*Data for the task:*

━━━━━━━━━━━━━━━━

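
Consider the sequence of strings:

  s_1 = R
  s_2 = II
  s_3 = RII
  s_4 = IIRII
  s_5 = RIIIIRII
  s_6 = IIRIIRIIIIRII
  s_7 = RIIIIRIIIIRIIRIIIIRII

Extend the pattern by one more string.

IIRIIRIIIIRIIRIIIIRIIIIRIIRIIIIRII

From term 3 onward, concatenate the second-to-last term with the last: R·II = RII, II·RII = IIRII, …
Continuing: IIRIIRIIIIRII · RIIIIRIIIIRIIRIIIIRII gives term 8.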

━━━━━━━━━━━━━━━━

An exact retyping of the full listing is required.

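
Consider the sequence of strings:

  s_1 = R
  s_2 = II
  s_3 = RII
  s_4 = IIRII
  s_5 = RIIIIRII
  s_6 = IIRIIRIIIIRII
  s_7 = RIIIIRIIIIRIIRIIIIRII

Extend the pattern by one more string.

IIRIIRIIIIRIIRIIIIRIIIIRIIRIIIIRII

From term 3 onward, concatenate the second-to-last term with the last: R·II = RII, II·RII = IIRII, …
Continuing: IIRIIRIIIIRII · RIIIIRIIIIRIIRIIIIRII gives term 8.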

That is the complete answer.